→ **Problem description**:
In the records below, which lines include "Korea"? Copy them.

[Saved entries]
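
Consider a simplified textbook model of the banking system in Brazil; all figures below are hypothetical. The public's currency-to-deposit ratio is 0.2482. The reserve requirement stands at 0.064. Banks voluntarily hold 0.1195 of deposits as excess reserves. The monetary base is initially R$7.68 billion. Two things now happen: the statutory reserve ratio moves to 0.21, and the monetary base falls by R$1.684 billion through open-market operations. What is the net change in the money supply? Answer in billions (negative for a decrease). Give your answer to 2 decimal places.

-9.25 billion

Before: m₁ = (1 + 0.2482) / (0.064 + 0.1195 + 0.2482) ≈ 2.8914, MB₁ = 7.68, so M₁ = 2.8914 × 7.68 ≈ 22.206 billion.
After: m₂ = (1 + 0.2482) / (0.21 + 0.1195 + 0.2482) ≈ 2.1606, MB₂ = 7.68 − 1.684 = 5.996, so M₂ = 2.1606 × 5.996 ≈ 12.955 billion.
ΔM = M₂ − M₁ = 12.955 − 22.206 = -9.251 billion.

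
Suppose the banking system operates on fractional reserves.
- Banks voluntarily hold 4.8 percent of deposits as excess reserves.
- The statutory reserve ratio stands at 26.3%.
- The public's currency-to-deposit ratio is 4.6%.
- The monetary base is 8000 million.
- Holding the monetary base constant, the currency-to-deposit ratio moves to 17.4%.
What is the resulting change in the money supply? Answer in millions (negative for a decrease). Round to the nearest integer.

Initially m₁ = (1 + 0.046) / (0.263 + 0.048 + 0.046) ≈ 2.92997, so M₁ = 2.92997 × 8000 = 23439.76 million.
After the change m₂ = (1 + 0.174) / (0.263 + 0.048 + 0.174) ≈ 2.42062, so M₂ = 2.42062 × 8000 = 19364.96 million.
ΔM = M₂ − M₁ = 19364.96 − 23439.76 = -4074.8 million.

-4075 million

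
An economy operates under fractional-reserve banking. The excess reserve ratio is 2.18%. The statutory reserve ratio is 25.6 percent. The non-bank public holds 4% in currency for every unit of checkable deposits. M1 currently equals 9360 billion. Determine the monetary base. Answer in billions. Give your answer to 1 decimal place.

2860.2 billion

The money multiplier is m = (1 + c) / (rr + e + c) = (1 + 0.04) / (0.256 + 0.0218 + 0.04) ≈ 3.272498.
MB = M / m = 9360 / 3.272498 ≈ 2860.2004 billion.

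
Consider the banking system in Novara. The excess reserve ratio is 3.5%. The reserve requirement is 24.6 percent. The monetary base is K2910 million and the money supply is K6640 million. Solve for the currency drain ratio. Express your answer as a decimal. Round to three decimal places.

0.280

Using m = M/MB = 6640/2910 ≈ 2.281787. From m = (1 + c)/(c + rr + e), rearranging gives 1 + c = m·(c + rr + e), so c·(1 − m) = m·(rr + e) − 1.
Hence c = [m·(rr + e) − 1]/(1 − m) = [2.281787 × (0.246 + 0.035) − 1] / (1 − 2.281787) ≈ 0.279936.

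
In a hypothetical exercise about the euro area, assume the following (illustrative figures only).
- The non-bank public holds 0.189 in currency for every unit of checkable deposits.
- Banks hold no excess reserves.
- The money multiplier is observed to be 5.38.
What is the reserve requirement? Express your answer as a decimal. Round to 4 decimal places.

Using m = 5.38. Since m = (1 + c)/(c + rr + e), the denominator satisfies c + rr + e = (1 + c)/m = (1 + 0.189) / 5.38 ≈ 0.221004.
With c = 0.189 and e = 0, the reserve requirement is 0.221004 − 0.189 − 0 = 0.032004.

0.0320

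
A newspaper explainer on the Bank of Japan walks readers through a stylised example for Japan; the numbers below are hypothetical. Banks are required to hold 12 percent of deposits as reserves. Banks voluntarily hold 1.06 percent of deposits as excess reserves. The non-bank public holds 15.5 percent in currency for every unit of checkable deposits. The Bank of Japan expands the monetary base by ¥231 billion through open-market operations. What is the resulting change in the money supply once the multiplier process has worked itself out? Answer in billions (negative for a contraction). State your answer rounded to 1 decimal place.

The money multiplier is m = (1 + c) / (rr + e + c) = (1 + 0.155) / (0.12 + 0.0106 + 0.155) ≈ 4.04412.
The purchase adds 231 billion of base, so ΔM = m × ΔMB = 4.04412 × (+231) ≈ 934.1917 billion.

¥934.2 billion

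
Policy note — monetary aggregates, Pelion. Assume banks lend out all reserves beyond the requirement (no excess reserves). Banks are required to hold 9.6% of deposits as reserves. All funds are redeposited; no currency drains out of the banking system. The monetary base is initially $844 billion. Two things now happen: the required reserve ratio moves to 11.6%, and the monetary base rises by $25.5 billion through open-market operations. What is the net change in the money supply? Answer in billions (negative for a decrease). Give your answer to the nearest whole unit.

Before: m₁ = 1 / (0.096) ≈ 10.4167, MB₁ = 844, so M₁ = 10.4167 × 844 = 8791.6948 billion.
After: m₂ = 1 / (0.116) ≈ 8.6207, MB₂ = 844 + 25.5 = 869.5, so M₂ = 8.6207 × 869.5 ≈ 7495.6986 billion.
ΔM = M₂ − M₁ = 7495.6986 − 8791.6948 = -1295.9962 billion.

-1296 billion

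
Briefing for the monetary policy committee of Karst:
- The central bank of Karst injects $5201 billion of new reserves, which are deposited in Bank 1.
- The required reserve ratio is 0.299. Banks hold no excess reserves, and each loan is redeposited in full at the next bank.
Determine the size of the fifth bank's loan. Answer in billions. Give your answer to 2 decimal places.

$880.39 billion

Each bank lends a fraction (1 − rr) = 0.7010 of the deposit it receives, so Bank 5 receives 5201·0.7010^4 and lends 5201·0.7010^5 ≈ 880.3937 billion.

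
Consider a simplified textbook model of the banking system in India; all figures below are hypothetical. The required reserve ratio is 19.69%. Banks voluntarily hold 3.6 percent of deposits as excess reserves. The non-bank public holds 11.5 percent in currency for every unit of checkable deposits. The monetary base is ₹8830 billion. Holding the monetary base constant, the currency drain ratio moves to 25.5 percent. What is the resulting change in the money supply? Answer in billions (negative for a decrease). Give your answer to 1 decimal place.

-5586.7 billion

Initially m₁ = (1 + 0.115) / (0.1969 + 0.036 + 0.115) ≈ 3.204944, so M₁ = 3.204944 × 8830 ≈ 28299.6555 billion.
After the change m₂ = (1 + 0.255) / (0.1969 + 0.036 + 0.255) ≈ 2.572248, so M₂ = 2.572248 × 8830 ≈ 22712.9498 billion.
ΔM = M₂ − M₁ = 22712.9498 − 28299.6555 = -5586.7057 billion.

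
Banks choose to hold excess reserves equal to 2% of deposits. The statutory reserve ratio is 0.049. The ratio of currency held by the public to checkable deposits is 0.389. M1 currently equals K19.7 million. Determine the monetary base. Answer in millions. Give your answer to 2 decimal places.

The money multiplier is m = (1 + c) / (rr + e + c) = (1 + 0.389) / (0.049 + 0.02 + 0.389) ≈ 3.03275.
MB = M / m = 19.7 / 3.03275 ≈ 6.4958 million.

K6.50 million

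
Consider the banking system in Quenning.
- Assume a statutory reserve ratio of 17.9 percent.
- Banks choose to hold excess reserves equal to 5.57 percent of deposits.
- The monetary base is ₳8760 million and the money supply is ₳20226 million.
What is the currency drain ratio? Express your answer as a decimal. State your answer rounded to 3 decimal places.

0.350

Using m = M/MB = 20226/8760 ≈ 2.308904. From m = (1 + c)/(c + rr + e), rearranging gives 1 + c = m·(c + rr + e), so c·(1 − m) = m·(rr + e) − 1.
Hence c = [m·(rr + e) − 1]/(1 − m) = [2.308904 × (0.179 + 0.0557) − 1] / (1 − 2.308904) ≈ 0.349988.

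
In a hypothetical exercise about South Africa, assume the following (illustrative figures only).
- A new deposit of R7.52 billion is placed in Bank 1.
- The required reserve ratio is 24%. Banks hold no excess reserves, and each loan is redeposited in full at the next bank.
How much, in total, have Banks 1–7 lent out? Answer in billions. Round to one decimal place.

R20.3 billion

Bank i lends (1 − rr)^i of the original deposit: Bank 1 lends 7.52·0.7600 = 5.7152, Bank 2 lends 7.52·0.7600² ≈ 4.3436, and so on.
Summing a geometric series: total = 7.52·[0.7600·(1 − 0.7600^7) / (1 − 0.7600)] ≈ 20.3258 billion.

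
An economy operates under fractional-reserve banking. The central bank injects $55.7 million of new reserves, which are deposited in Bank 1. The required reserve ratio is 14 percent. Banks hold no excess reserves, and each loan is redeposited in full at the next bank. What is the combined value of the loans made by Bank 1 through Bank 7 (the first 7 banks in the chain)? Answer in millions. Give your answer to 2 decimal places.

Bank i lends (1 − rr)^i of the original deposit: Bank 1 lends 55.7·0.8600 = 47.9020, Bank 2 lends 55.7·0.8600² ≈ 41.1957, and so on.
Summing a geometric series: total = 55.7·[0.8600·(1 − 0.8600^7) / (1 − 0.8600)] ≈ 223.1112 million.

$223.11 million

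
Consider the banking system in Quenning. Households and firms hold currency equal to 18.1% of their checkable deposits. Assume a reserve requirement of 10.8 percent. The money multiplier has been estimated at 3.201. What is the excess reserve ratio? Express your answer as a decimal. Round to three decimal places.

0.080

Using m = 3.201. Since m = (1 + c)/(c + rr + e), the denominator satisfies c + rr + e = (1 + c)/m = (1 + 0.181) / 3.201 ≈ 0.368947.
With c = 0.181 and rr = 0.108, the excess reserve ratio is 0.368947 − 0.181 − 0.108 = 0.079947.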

--

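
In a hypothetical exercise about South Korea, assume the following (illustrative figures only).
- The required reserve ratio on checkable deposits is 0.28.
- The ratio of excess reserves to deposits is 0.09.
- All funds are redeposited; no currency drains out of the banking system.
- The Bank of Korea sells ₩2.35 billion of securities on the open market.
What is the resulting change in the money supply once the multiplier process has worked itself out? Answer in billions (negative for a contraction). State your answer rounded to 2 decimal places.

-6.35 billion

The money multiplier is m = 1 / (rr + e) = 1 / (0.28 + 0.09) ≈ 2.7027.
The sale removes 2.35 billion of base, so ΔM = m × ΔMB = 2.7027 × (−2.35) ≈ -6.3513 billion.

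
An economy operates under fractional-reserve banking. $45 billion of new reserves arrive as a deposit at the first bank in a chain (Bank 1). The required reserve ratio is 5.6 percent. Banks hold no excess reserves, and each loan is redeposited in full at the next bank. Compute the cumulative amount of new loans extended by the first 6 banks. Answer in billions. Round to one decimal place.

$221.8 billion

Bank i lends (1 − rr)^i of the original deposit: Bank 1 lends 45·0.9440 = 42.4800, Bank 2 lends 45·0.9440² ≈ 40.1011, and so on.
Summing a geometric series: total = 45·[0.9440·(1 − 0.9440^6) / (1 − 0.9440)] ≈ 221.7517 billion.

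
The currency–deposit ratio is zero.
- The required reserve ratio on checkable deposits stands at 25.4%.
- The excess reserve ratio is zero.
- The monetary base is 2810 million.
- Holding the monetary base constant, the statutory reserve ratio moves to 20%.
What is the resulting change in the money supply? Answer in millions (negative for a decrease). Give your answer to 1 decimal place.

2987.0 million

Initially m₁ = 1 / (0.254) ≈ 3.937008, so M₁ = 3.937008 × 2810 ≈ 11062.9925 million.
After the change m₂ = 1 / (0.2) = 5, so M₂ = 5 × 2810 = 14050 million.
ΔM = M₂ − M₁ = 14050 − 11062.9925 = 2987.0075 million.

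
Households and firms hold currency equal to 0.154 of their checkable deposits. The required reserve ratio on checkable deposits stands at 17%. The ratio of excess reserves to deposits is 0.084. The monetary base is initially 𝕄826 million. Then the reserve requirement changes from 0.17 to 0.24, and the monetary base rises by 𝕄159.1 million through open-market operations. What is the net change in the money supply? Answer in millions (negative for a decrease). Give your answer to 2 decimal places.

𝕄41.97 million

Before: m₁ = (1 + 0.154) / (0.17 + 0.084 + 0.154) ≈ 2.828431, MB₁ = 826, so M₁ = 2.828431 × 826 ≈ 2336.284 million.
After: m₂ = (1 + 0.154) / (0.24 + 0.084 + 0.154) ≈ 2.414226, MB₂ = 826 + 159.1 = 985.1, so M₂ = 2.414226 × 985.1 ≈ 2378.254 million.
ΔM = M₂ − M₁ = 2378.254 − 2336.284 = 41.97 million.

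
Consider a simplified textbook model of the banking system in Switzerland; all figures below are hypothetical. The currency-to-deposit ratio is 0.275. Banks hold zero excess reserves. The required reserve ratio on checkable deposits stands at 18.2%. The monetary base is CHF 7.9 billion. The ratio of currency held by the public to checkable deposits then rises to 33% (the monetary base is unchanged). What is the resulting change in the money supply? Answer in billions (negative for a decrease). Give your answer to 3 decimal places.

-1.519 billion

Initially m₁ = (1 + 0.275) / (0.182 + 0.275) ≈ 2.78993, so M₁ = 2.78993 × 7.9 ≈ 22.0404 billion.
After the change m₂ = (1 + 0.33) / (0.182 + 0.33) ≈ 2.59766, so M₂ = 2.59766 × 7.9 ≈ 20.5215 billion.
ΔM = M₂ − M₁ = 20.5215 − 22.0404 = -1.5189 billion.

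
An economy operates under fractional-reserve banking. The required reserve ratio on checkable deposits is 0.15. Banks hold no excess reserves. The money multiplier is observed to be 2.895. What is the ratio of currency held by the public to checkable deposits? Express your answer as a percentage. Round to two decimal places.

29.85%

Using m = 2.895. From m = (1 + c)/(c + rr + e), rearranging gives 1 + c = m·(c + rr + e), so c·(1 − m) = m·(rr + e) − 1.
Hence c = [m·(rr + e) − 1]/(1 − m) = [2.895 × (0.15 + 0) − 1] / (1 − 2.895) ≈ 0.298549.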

* * *

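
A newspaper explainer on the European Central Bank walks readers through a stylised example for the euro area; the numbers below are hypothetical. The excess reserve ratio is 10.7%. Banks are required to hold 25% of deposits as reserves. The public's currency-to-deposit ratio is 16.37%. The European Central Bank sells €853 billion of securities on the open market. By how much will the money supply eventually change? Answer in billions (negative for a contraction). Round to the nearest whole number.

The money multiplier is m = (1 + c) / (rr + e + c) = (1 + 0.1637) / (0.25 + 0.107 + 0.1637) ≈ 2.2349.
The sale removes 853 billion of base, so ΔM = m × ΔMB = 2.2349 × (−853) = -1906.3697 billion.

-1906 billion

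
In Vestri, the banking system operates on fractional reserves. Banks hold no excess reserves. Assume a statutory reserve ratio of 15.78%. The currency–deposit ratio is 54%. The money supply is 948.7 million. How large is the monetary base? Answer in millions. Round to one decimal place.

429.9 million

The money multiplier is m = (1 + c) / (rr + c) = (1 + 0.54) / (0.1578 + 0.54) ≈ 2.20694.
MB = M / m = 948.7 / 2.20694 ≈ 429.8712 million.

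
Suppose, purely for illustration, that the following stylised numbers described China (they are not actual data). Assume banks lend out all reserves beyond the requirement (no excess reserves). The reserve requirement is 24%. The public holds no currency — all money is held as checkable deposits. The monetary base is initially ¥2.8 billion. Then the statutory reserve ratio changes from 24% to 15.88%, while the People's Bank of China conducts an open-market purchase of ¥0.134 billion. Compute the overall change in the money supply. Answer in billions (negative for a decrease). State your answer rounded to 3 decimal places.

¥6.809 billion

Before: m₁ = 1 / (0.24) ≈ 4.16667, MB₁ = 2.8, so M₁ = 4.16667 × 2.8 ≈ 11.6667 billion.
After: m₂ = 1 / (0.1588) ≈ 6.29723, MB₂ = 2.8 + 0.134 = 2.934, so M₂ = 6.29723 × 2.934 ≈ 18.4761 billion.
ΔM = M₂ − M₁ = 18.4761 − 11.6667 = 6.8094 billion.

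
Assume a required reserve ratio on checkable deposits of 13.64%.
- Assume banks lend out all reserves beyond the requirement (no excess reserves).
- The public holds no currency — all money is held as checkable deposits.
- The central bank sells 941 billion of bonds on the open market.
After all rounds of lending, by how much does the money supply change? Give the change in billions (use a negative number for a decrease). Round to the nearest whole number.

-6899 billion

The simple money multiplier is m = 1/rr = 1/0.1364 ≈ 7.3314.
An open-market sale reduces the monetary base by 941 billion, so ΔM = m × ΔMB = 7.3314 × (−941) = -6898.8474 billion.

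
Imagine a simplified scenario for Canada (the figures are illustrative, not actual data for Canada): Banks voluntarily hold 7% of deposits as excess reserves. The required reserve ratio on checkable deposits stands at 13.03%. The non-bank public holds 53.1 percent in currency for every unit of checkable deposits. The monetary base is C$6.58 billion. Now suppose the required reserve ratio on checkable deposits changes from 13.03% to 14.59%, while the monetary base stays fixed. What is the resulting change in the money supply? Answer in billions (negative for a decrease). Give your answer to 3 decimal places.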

→ **Written solution**:
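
In a hypothetical exercise about South Korea, assume the following (illustrative figures only).
- The Bank of Korea sells ₩2.35 billion of securities on the open market.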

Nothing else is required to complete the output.